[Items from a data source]
----

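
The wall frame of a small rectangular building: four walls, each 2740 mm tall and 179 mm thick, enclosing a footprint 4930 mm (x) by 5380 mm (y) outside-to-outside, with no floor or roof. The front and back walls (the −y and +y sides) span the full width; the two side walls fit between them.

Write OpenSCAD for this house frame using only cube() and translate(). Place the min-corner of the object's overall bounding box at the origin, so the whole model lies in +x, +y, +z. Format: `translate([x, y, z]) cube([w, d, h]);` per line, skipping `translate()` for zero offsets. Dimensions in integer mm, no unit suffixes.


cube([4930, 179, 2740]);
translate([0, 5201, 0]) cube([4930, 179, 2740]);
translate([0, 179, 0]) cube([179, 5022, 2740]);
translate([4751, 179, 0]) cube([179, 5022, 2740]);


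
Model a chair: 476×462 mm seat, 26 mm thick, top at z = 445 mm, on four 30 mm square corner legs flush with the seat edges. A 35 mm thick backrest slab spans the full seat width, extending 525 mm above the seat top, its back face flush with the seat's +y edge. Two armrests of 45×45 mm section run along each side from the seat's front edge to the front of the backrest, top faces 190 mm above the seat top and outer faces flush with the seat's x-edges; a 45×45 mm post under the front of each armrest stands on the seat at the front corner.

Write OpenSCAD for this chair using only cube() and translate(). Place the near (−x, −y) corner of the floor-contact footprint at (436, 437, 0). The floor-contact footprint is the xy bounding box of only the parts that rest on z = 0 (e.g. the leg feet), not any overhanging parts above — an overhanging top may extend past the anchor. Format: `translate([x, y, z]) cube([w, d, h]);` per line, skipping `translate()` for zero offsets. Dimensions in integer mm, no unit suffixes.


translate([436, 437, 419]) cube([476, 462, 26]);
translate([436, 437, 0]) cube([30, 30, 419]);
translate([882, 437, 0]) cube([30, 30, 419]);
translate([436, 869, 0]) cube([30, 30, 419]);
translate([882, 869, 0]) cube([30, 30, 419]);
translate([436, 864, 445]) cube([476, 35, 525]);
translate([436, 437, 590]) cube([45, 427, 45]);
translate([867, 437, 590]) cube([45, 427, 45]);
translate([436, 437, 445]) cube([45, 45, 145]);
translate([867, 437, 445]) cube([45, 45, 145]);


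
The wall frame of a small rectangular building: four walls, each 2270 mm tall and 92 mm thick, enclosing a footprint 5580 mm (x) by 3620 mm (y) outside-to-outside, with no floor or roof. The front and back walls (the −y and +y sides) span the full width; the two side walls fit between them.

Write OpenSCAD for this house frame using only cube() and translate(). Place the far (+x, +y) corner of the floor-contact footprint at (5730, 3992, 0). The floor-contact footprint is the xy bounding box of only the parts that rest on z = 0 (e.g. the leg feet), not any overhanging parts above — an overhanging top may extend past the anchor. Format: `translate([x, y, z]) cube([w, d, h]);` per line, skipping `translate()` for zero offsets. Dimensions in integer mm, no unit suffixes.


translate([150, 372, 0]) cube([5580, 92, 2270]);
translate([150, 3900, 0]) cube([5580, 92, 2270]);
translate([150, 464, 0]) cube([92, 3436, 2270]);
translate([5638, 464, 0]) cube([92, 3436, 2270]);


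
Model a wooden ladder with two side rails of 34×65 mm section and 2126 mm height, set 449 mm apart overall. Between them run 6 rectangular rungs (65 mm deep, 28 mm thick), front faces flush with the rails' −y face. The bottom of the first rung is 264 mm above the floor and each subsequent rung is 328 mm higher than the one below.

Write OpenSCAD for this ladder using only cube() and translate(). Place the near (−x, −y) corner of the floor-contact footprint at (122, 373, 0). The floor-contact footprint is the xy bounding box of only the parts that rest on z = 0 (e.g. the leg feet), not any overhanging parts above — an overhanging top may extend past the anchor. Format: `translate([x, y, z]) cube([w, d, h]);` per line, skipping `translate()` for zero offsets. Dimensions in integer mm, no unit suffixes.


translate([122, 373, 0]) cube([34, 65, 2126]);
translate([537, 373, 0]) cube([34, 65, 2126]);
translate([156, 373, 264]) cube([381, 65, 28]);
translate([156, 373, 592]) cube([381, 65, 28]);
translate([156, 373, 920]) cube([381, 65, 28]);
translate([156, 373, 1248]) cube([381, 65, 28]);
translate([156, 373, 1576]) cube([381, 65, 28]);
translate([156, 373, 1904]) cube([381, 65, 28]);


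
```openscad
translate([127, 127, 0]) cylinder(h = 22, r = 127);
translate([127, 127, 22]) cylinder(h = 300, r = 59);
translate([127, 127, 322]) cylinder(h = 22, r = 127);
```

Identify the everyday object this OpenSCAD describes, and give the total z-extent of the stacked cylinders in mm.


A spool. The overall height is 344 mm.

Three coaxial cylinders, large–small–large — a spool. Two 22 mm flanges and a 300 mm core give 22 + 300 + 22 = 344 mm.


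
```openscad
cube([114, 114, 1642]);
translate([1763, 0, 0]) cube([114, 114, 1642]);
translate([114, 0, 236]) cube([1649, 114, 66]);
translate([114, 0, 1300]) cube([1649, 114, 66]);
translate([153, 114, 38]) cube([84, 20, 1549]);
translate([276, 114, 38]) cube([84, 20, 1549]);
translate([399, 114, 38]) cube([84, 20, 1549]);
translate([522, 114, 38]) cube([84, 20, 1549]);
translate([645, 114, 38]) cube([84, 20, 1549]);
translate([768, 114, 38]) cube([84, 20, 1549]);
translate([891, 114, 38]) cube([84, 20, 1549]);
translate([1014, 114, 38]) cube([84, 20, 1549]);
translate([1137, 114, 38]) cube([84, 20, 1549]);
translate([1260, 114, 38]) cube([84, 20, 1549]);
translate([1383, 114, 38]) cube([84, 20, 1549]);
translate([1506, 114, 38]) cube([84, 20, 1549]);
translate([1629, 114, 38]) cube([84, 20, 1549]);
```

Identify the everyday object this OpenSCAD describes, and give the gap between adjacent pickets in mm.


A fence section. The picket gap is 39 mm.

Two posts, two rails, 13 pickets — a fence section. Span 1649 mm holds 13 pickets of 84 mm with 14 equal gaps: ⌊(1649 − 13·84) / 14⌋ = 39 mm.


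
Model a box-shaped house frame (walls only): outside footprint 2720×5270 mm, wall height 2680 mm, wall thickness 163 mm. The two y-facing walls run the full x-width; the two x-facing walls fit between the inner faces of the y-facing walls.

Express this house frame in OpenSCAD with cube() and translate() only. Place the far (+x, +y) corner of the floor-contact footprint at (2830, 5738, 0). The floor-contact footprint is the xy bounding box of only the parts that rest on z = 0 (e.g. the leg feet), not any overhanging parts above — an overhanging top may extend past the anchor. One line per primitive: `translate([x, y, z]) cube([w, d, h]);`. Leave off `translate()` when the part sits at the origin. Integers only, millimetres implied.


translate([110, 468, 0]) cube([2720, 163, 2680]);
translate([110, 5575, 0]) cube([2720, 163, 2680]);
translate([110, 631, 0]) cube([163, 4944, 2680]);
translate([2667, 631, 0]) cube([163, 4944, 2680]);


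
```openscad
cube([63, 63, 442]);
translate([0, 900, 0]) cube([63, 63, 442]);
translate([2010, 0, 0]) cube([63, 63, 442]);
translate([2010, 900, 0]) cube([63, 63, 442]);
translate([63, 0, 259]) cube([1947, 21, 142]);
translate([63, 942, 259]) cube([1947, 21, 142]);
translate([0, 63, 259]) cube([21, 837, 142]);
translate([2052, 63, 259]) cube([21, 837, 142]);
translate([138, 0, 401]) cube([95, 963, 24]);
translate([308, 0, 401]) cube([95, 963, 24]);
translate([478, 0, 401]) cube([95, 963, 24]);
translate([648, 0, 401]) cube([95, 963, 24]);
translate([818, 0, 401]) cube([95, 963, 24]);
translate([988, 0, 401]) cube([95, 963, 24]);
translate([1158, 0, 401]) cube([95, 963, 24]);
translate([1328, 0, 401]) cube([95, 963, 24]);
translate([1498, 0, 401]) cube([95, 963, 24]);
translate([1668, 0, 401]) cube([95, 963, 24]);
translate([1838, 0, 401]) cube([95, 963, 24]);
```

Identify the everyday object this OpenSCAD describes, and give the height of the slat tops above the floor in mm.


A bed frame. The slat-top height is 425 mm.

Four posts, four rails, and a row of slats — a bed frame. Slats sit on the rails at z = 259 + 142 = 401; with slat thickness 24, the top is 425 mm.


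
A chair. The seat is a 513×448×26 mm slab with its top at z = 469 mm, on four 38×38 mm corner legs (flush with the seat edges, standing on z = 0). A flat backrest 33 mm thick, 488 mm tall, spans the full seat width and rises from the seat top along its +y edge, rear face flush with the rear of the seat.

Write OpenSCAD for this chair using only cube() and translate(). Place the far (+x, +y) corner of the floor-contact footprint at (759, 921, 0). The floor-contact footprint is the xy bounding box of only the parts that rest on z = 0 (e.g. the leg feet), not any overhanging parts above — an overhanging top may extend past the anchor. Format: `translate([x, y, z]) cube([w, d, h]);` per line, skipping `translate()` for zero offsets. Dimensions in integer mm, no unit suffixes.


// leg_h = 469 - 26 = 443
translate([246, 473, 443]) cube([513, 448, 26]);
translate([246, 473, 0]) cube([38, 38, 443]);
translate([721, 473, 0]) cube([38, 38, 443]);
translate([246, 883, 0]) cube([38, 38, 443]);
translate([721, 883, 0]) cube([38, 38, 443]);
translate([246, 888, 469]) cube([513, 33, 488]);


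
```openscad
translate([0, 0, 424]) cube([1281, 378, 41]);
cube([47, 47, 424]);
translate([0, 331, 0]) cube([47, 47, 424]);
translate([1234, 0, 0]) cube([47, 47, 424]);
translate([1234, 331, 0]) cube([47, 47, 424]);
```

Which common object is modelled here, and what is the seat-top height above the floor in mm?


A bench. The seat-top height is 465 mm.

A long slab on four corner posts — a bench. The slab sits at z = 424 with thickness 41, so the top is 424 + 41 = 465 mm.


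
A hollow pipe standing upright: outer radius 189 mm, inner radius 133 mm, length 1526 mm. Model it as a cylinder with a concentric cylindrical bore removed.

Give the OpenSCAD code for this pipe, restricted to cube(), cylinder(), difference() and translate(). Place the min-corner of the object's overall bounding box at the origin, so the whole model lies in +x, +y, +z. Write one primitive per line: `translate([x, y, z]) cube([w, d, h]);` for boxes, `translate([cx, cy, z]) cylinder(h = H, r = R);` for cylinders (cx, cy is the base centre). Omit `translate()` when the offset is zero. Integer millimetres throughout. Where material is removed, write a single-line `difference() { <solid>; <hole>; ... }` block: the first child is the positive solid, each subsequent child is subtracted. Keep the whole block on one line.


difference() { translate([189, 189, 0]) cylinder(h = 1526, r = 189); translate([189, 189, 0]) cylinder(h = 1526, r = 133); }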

----

Only lines containing the word "roof" should appear in the answer, and every such line from the records above must be there.

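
The wall frame of a small rectangular building: four walls, each 2740 mm tall and 179 mm thick, enclosing a footprint 4930 mm (x) by 5380 mm (y) outside-to-outside, with no floor or roof. The front and back walls (the −y and +y sides) span the full width; the two side walls fit between them.
The wall frame of a small rectangular building: four walls, each 2270 mm tall and 92 mm thick, enclosing a footprint 5580 mm (x) by 3620 mm (y) outside-to-outside, with no floor or roof. The front and back walls (the −y and +y sides) span the full width; the two side walls fit between them.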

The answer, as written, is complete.